Type out every line of the data again, exactly.

*** Begin section ***

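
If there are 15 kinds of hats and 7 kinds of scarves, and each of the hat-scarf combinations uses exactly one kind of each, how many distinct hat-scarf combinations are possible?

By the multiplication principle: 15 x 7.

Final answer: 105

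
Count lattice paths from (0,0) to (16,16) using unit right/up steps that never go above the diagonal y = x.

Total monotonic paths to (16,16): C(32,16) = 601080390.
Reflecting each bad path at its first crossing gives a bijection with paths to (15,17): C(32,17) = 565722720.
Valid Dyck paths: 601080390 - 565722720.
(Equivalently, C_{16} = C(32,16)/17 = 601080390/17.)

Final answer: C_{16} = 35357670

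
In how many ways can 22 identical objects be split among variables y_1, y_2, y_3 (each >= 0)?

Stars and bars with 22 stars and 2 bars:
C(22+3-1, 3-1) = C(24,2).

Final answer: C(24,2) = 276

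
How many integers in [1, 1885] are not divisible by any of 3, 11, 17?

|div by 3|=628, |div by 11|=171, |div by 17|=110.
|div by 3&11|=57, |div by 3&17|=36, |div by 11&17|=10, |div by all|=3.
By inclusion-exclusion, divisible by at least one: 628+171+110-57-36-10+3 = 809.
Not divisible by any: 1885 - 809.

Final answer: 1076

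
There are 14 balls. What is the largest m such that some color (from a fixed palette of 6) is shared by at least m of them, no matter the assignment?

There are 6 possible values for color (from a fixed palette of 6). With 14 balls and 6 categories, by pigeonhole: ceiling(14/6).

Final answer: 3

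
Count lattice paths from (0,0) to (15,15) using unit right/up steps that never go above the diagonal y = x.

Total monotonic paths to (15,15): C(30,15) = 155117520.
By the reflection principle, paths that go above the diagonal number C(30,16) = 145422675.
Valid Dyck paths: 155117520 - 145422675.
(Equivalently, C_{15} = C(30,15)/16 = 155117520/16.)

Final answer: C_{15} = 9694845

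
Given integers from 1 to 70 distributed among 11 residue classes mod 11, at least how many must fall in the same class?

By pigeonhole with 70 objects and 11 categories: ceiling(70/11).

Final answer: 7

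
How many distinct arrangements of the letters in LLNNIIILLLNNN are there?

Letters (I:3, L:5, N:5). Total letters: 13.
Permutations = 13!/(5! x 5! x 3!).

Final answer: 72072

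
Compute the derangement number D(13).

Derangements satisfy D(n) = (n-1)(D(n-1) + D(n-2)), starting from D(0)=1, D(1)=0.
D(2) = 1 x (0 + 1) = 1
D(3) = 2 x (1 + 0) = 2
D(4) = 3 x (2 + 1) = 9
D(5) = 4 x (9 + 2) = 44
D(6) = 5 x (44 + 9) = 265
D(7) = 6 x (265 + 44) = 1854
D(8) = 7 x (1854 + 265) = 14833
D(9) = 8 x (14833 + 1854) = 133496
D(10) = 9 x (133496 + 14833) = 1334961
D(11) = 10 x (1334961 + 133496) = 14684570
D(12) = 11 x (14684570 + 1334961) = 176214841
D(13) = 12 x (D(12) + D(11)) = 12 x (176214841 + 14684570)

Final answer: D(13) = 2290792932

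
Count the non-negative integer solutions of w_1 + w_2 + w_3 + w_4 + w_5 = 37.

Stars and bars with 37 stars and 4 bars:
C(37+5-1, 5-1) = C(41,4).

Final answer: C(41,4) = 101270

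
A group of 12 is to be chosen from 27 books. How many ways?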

*** End section ***

- Task response:
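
If there are 15 kinds of hats and 7 kinds of scarves, and each of the hat-scarf combinations uses exactly one kind of each, how many distinct hat-scarf combinations are possible?

By the multiplication principle: 15 x 7.

Final answer: 105

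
Count lattice paths from (0,0) to (16,16) using unit right/up steps that never go above the diagonal y = x.

Total monotonic paths to (16,16): C(32,16) = 601080390.
Reflecting each bad path at its first crossing gives a bijection with paths to (15,17): C(32,17) = 565722720.
Valid Dyck paths: 601080390 - 565722720.
(Equivalently, C_{16} = C(32,16)/17 = 601080390/17.)

Final answer: C_{16} = 35357670

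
In how many ways can 22 identical objects be split among variables y_1, y_2, y_3 (each >= 0)?

Stars and bars with 22 stars and 2 bars:
C(22+3-1, 3-1) = C(24,2).

Final answer: C(24,2) = 276

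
How many integers in [1, 1885] are not divisible by any of 3, 11, 17?

|div by 3|=628, |div by 11|=171, |div by 17|=110.
|div by 3&11|=57, |div by 3&17|=36, |div by 11&17|=10, |div by all|=3.
By inclusion-exclusion, divisible by at least one: 628+171+110-57-36-10+3 = 809.
Not divisible by any: 1885 - 809.

Final answer: 1076

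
There are 14 balls. What is the largest m such that some color (from a fixed palette of 6) is shared by at least m of them, no matter the assignment?

There are 6 possible values for color (from a fixed palette of 6). With 14 balls and 6 categories, by pigeonhole: ceiling(14/6).

Final answer: 3

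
Count lattice paths from (0,0) to (15,15) using unit right/up steps that never go above the diagonal y = x.

Total monotonic paths to (15,15): C(30,15) = 155117520.
By the reflection principle, paths that go above the diagonal number C(30,16) = 145422675.
Valid Dyck paths: 155117520 - 145422675.
(Equivalently, C_{15} = C(30,15)/16 = 155117520/16.)

Final answer: C_{15} = 9694845

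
Given integers from 1 to 70 distributed among 11 residue classes mod 11, at least how many must fall in the same class?

By pigeonhole with 70 objects and 11 categories: ceiling(70/11).

Final answer: 7

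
How many distinct arrangements of the letters in LLNNIIILLLNNN are there?

Letters (I:3, L:5, N:5). Total letters: 13.
Permutations = 13!/(5! x 5! x 3!).

Final answer: 72072

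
Compute the derangement number D(13).

Derangements satisfy D(n) = (n-1)(D(n-1) + D(n-2)), starting from D(0)=1, D(1)=0.
D(2) = 1 x (0 + 1) = 1
D(3) = 2 x (1 + 0) = 2
D(4) = 3 x (2 + 1) = 9
D(5) = 4 x (9 + 2) = 44
D(6) = 5 x (44 + 9) = 265
D(7) = 6 x (265 + 44) = 1854
D(8) = 7 x (1854 + 265) = 14833
D(9) = 8 x (14833 + 1854) = 133496
D(10) = 9 x (133496 + 14833) = 1334961
D(11) = 10 x (1334961 + 133496) = 14684570
D(12) = 11 x (14684570 + 1334961) = 176214841
D(13) = 12 x (D(12) + D(11)) = 12 x (176214841 + 14684570)

Final answer: D(13) = 2290792932

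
Count the non-negative integer solutions of w_1 + w_2 + w_3 + w_4 + w_5 = 37.

Stars and bars with 37 stars and 4 bars:
C(37+5-1, 5-1) = C(41,4).

Final answer: C(41,4) = 101270

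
A group of 12 is to be chosen from 27 books. How many ways?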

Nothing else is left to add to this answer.